Task prompt:
Within the records below is a range that opens at the line with "A logistic model with carrying capacity K = 629,000" and closes at the line with "An investment account". Return that range word for word, both ends included, and only that range.

+===+

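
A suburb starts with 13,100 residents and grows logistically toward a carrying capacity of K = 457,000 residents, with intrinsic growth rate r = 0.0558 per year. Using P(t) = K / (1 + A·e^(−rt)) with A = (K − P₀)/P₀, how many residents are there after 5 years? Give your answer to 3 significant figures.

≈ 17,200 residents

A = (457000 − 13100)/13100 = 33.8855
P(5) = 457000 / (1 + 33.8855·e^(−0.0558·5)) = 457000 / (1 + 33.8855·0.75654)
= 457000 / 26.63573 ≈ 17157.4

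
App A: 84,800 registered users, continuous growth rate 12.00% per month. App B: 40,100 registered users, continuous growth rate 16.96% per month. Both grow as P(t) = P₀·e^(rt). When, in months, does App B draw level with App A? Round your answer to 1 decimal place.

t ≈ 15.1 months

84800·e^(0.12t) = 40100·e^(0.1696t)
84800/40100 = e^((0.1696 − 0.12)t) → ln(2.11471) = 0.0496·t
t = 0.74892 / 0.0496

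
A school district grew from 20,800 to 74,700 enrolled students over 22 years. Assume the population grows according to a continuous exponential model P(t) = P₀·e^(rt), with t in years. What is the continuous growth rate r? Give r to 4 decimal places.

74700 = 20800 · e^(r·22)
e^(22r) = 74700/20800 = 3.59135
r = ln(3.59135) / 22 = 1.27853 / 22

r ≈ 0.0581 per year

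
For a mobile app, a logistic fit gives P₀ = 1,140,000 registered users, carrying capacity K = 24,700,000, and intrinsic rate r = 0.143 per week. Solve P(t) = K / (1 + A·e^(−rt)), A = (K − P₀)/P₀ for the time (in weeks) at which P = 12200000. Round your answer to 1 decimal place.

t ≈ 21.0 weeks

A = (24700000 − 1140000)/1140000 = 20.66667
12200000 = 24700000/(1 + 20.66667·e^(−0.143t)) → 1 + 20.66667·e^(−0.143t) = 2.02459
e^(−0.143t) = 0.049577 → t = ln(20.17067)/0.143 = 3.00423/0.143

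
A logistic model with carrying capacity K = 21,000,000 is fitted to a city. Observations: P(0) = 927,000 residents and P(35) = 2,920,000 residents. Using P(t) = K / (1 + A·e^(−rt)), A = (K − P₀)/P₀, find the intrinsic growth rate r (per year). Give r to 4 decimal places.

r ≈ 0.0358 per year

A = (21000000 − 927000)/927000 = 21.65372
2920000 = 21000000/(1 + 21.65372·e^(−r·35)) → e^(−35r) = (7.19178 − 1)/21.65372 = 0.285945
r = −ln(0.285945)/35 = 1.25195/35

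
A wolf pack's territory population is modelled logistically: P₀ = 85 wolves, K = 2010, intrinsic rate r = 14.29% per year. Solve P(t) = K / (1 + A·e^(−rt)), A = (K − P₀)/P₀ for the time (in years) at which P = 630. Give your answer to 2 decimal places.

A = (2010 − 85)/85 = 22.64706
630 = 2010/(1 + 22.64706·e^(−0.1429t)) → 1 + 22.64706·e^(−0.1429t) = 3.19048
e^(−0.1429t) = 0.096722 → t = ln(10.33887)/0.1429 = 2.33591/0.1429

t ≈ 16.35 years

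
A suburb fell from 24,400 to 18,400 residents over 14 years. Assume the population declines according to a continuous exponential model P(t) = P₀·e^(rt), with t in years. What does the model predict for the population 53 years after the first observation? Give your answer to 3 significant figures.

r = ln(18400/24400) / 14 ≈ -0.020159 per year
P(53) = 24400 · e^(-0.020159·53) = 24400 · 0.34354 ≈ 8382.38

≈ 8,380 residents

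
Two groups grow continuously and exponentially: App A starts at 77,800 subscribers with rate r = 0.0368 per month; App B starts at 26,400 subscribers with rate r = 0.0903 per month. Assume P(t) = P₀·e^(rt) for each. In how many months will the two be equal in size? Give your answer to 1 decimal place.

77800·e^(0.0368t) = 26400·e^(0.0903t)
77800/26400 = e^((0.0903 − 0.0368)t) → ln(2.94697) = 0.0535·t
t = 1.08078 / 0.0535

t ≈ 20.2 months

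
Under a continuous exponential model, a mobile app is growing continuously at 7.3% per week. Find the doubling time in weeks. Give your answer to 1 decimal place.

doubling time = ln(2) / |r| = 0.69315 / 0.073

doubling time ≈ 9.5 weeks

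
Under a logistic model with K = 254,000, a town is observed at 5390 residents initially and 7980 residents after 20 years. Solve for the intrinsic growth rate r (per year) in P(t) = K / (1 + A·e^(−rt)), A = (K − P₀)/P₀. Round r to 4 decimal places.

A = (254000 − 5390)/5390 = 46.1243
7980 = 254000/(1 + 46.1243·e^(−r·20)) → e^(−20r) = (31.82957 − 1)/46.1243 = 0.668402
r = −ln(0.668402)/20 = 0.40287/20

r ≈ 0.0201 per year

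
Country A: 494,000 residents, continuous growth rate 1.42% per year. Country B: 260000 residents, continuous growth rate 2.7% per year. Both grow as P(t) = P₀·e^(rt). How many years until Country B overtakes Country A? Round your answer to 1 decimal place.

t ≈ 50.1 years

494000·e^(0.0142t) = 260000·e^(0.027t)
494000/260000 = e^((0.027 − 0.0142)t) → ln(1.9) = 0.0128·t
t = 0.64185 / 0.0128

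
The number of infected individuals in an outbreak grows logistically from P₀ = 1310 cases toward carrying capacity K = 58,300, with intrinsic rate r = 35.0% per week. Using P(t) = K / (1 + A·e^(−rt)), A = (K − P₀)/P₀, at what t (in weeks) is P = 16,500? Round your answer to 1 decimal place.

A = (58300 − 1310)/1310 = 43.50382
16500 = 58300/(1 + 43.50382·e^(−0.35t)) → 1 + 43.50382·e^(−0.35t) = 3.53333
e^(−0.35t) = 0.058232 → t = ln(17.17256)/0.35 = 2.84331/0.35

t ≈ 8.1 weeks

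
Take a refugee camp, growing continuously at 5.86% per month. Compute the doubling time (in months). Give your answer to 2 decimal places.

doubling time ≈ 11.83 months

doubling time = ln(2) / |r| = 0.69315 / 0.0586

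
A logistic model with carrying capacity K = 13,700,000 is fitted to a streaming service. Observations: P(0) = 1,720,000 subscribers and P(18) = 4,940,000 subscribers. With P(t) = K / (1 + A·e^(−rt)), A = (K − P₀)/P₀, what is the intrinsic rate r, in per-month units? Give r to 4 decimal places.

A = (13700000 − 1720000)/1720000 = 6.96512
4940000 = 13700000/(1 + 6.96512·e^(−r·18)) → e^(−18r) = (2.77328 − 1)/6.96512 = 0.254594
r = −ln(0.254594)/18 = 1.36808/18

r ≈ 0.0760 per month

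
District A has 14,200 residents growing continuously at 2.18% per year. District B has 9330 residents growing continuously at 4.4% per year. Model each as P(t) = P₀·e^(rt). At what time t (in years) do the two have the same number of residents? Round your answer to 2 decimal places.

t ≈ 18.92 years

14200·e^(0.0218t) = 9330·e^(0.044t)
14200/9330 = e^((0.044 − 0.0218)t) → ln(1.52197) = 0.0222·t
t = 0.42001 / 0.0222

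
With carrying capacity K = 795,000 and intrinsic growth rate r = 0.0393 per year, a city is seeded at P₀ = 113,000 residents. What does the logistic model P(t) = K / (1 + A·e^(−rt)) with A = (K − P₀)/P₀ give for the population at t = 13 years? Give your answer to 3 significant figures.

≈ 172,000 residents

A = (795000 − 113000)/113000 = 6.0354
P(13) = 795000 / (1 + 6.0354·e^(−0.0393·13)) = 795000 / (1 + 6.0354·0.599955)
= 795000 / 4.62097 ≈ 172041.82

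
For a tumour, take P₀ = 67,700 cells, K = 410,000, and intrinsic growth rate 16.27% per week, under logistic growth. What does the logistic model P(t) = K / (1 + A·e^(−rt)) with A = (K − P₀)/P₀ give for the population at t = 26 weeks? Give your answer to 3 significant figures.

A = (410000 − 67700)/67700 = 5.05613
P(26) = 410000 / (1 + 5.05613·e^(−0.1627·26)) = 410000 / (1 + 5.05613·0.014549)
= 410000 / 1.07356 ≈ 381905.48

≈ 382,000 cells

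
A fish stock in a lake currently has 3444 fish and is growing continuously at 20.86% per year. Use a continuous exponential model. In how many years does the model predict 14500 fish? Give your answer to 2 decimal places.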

+===+

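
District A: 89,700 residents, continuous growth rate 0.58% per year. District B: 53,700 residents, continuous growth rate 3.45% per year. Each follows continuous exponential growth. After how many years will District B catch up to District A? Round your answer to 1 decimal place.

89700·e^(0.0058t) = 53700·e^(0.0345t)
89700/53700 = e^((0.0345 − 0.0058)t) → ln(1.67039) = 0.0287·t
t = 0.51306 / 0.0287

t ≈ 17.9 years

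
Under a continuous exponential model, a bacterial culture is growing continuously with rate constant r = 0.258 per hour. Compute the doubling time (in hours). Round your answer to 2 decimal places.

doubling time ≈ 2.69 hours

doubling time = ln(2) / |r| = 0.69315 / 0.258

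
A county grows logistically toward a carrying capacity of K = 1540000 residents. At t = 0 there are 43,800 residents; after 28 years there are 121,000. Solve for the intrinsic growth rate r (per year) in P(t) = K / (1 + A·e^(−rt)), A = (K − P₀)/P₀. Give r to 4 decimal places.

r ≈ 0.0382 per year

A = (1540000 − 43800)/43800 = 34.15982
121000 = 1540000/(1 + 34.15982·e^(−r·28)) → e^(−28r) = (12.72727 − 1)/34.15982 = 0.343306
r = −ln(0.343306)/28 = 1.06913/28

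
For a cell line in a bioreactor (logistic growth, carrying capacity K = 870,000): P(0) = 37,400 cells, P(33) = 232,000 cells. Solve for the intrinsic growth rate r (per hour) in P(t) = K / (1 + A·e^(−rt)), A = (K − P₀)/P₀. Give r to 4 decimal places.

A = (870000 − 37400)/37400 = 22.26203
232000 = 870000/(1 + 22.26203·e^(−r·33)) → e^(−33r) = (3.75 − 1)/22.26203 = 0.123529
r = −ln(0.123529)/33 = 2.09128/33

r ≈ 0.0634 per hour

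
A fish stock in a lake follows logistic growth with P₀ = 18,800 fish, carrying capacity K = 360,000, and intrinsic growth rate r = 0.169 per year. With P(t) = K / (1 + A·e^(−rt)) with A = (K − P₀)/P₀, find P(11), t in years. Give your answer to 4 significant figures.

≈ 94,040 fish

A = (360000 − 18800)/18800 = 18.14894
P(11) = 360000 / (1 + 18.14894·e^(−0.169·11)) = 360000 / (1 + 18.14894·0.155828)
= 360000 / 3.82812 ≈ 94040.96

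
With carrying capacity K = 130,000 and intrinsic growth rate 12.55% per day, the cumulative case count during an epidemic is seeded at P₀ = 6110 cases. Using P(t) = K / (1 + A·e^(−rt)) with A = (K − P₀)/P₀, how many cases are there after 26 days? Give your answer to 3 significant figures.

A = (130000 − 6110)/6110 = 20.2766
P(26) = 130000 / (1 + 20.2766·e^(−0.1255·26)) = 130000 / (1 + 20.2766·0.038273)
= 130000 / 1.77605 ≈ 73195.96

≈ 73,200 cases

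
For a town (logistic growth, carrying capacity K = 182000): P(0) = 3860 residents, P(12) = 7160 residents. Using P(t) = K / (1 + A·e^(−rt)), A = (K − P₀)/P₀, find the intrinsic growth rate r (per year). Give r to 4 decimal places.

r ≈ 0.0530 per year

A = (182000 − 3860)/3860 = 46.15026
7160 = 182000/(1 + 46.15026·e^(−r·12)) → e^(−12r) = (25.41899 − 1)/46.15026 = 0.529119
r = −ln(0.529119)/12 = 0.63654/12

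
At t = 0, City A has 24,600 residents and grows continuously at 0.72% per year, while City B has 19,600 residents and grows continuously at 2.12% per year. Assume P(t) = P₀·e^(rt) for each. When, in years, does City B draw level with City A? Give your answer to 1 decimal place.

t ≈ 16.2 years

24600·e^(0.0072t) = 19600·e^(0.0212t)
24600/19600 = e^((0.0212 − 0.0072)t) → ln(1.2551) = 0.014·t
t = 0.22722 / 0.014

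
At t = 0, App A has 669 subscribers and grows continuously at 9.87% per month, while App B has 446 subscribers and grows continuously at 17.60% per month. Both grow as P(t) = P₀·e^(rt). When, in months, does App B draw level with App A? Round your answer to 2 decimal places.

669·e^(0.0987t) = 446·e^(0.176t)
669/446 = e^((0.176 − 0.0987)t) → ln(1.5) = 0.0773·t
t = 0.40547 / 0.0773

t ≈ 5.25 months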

+===+

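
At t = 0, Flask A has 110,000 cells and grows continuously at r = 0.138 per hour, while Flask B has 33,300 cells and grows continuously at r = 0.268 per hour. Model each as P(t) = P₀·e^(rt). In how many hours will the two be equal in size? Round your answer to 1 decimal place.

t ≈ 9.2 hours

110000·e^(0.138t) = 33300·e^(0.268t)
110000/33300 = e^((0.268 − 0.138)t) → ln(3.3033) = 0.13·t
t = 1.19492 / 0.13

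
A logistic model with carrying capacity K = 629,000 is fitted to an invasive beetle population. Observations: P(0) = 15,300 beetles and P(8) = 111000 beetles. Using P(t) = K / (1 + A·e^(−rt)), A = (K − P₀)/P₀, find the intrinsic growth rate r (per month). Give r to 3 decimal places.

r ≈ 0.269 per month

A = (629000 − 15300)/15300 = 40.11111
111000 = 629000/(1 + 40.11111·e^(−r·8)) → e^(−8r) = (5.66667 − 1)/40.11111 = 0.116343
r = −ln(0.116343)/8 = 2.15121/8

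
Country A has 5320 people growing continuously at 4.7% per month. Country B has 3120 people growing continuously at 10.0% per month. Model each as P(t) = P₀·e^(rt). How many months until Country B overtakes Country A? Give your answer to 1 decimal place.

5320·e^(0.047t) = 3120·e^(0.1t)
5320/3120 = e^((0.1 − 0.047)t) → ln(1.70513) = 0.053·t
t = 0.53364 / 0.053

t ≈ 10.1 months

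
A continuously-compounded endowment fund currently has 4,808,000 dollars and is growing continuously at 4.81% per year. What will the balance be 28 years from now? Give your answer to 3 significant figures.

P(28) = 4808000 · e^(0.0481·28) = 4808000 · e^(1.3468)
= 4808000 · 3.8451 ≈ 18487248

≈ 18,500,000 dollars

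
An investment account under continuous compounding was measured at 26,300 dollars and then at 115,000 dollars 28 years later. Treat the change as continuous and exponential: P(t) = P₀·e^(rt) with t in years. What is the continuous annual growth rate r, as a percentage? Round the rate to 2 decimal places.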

+===+

Expected answer:
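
A logistic model with carrying capacity K = 629,000 is fitted to an invasive beetle population. Observations: P(0) = 15,300 beetles and P(8) = 111000 beetles. Using P(t) = K / (1 + A·e^(−rt)), A = (K − P₀)/P₀, find the intrinsic growth rate r (per month). Give r to 3 decimal places.

r ≈ 0.269 per month

A = (629000 − 15300)/15300 = 40.11111
111000 = 629000/(1 + 40.11111·e^(−r·8)) → e^(−8r) = (5.66667 − 1)/40.11111 = 0.116343
r = −ln(0.116343)/8 = 2.15121/8

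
Country A has 5320 people growing continuously at 4.7% per month. Country B has 3120 people growing continuously at 10.0% per month. Model each as P(t) = P₀·e^(rt). How many months until Country B overtakes Country A? Give your answer to 1 decimal place.

5320·e^(0.047t) = 3120·e^(0.1t)
5320/3120 = e^((0.1 − 0.047)t) → ln(1.70513) = 0.053·t
t = 0.53364 / 0.053

t ≈ 10.1 months

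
A continuously-compounded endowment fund currently has 4,808,000 dollars and is growing continuously at 4.81% per year. What will the balance be 28 years from now? Give your answer to 3 significant figures.

P(28) = 4808000 · e^(0.0481·28) = 4808000 · e^(1.3468)
= 4808000 · 3.8451 ≈ 18487248

≈ 18,500,000 dollars

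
An investment account under continuous compounding was measured at 26,300 dollars and then at 115,000 dollars 28 years later. Treat the change as continuous and exponential: P(t) = P₀·e^(rt) with t in years. What is the continuous annual growth rate r, as a percentage? Round the rate to 2 decimal places.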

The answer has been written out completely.